**Input material:**
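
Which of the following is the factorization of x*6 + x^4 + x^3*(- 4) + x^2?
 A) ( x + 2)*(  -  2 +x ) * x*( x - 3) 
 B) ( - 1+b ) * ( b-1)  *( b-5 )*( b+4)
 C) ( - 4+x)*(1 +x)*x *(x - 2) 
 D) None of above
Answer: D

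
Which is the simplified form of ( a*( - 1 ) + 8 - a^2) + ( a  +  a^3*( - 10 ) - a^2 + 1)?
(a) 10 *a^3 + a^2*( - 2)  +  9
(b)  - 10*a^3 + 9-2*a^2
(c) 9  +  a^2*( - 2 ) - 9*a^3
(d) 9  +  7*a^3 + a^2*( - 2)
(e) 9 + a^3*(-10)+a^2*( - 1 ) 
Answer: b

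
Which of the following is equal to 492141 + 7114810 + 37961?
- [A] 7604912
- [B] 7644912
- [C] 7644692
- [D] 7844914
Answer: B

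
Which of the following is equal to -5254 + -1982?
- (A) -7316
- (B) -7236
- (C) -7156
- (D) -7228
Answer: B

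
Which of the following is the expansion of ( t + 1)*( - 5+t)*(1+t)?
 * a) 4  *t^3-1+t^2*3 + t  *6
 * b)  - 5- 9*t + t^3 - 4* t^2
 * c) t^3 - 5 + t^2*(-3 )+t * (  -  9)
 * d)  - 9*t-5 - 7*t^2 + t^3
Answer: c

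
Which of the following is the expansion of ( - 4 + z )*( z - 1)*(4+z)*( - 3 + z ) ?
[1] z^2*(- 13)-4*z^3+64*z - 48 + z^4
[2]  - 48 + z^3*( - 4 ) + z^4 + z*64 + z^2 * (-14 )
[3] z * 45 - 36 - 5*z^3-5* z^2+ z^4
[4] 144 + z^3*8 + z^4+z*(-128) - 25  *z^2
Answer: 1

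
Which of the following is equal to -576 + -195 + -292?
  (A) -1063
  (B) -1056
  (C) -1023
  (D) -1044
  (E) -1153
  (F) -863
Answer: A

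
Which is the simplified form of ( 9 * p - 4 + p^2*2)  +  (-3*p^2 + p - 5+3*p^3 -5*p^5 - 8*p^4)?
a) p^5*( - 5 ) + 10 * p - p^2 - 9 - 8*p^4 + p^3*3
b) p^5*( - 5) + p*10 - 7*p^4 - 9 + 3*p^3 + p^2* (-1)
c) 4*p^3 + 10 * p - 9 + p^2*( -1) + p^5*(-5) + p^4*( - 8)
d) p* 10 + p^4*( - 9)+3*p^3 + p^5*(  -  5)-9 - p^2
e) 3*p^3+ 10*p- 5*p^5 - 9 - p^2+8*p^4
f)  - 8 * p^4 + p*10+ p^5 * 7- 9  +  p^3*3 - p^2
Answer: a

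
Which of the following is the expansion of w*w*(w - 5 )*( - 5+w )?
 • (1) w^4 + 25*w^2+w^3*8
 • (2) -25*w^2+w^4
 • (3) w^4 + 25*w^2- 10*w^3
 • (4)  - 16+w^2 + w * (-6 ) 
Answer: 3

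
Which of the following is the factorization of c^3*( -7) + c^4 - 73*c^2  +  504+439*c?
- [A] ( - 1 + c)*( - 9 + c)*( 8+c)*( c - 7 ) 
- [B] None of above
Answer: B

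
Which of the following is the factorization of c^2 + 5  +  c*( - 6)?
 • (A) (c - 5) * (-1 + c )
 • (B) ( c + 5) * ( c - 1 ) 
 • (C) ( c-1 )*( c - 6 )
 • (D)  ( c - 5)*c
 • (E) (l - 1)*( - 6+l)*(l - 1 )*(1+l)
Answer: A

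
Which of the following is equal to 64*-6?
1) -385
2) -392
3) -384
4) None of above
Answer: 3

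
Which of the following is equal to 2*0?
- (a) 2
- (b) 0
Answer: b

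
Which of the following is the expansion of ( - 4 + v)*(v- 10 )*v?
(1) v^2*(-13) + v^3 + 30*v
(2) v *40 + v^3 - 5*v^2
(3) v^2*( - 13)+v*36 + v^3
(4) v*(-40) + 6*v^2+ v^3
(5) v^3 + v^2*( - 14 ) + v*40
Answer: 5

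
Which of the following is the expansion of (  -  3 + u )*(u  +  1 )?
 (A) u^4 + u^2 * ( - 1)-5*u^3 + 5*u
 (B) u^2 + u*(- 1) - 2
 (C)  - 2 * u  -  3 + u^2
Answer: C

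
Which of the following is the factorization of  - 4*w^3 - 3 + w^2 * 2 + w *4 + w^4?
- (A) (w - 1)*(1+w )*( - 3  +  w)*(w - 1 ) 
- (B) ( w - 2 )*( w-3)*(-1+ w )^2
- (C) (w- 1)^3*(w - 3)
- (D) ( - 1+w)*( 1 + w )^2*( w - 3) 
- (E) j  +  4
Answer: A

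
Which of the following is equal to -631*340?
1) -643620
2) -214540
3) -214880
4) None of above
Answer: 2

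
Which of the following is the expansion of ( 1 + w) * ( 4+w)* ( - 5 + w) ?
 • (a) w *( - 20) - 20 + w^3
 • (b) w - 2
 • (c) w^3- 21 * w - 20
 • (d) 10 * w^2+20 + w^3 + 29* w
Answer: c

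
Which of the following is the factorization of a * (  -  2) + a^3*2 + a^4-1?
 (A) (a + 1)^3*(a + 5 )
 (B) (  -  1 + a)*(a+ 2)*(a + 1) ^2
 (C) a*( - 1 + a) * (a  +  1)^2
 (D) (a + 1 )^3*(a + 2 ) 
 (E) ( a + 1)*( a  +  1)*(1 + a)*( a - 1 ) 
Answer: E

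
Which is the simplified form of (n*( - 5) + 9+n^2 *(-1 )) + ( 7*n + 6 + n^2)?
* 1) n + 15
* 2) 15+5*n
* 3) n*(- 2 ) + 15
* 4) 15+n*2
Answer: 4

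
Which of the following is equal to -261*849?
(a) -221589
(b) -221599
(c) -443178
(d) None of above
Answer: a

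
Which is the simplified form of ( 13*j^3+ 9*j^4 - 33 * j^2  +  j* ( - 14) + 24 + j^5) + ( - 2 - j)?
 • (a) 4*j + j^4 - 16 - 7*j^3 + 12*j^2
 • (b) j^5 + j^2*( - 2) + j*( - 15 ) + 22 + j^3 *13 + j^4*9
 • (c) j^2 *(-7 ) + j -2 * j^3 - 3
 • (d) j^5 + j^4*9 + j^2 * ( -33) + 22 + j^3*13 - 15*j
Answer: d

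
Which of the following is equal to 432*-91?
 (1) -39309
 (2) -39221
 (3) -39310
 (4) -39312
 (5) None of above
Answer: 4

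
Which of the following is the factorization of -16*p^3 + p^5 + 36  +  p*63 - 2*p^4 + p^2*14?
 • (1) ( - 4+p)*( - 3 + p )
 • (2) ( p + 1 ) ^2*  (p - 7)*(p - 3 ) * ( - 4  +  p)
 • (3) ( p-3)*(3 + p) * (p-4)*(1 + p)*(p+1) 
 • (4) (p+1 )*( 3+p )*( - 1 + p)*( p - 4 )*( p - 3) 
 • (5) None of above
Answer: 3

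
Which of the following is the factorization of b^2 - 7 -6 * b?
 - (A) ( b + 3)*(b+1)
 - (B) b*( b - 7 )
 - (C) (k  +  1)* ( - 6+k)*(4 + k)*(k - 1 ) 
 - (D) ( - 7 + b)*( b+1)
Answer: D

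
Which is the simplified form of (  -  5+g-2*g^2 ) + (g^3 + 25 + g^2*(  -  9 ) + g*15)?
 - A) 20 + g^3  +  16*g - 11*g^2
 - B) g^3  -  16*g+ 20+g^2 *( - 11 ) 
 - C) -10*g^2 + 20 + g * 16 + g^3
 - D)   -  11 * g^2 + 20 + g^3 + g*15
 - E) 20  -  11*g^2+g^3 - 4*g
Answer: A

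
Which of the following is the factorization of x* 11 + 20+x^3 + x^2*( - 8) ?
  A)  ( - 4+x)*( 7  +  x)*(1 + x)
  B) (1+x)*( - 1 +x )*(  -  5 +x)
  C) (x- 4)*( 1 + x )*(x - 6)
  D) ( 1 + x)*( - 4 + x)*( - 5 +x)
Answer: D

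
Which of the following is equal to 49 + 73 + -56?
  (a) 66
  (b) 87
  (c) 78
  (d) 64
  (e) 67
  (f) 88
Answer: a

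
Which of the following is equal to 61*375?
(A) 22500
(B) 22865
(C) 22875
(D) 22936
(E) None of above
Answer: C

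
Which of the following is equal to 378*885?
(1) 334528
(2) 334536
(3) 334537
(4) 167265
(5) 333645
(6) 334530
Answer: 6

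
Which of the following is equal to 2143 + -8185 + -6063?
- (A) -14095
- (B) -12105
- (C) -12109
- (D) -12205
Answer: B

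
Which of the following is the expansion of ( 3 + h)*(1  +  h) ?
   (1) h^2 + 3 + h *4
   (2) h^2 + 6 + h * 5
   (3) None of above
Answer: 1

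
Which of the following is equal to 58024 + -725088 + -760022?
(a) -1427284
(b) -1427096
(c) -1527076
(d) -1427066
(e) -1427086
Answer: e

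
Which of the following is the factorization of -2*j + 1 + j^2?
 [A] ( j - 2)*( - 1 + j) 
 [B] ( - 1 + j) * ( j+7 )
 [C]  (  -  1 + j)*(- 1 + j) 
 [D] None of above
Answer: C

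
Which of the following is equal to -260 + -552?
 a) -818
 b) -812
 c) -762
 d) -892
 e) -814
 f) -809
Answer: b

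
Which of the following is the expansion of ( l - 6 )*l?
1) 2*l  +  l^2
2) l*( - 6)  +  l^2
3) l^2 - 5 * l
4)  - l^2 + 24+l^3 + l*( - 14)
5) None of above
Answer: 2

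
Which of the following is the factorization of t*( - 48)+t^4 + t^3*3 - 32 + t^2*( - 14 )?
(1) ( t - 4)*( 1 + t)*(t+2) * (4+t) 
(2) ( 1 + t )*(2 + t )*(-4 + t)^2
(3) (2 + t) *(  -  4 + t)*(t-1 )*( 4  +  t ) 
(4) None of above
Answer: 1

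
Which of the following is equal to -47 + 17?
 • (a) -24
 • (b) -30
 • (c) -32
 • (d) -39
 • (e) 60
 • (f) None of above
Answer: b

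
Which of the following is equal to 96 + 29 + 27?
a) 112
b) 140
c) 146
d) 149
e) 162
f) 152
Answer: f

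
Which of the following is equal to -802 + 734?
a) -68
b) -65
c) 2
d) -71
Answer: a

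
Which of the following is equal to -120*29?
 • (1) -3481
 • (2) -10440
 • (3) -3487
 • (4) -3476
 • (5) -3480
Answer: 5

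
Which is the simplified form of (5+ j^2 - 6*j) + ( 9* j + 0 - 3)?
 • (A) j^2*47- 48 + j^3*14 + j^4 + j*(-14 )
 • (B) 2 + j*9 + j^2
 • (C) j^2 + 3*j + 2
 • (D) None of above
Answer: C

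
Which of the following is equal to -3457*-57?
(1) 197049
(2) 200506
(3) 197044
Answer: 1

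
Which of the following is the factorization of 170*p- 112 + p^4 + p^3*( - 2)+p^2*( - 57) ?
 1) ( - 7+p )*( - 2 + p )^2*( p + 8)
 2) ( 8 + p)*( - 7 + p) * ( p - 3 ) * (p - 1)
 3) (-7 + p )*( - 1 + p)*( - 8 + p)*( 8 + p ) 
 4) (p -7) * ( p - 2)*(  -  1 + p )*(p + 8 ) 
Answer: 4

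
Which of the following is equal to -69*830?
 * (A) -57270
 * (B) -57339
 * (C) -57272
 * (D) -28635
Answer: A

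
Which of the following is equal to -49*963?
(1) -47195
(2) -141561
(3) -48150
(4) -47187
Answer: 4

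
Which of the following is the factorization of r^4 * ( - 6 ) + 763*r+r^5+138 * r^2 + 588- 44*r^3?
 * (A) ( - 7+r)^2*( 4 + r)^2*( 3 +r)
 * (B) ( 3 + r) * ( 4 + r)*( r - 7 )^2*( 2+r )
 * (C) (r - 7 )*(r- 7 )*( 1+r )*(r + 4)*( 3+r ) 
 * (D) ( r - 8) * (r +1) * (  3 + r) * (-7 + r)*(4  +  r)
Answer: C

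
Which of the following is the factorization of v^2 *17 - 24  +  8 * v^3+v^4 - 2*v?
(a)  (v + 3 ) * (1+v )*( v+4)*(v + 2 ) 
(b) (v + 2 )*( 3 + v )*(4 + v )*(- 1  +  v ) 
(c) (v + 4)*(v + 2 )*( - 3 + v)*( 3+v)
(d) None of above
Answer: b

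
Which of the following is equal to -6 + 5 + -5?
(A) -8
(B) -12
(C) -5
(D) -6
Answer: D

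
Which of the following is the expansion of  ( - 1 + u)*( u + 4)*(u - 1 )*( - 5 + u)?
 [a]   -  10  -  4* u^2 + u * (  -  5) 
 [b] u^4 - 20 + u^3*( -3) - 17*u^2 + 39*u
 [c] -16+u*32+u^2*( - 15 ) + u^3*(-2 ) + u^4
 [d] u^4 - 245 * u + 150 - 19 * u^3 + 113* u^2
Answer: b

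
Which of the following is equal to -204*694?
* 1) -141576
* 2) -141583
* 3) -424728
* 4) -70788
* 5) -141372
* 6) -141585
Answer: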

**What the task requires:**
"b) p^5*( - 5) + p*10" marks the last line to print; print everything from the first line of the data through that line, unchanged, and nothing more.

**Task output:**
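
Which of the following is the factorization of x*6 + x^4 + x^3*(- 4) + x^2?
 A) ( x + 2)*(  -  2 +x ) * x*( x - 3) 
 B) ( - 1+b ) * ( b-1)  *( b-5 )*( b+4)
 C) ( - 4+x)*(1 +x)*x *(x - 2) 
 D) None of above
Answer: D

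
Which is the simplified form of ( a*( - 1 ) + 8 - a^2) + ( a  +  a^3*( - 10 ) - a^2 + 1)?
(a) 10 *a^3 + a^2*( - 2)  +  9
(b)  - 10*a^3 + 9-2*a^2
(c) 9  +  a^2*( - 2 ) - 9*a^3
(d) 9  +  7*a^3 + a^2*( - 2)
(e) 9 + a^3*(-10)+a^2*( - 1 ) 
Answer: b

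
Which of the following is equal to 492141 + 7114810 + 37961?
- [A] 7604912
- [B] 7644912
- [C] 7644692
- [D] 7844914
Answer: B

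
Which of the following is equal to -5254 + -1982?
- (A) -7316
- (B) -7236
- (C) -7156
- (D) -7228
Answer: B

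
Which of the following is the expansion of ( t + 1)*( - 5+t)*(1+t)?
 * a) 4  *t^3-1+t^2*3 + t  *6
 * b)  - 5- 9*t + t^3 - 4* t^2
 * c) t^3 - 5 + t^2*(-3 )+t * (  -  9)
 * d)  - 9*t-5 - 7*t^2 + t^3
Answer: c

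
Which of the following is the expansion of ( - 4 + z )*( z - 1)*(4+z)*( - 3 + z ) ?
[1] z^2*(- 13)-4*z^3+64*z - 48 + z^4
[2]  - 48 + z^3*( - 4 ) + z^4 + z*64 + z^2 * (-14 )
[3] z * 45 - 36 - 5*z^3-5* z^2+ z^4
[4] 144 + z^3*8 + z^4+z*(-128) - 25  *z^2
Answer: 1

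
Which of the following is equal to -576 + -195 + -292?
  (A) -1063
  (B) -1056
  (C) -1023
  (D) -1044
  (E) -1153
  (F) -863
Answer: A

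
Which is the simplified form of ( 9 * p - 4 + p^2*2)  +  (-3*p^2 + p - 5+3*p^3 -5*p^5 - 8*p^4)?
a) p^5*( - 5 ) + 10 * p - p^2 - 9 - 8*p^4 + p^3*3
b) p^5*( - 5) + p*10 - 7*p^4 - 9 + 3*p^3 + p^2* (-1)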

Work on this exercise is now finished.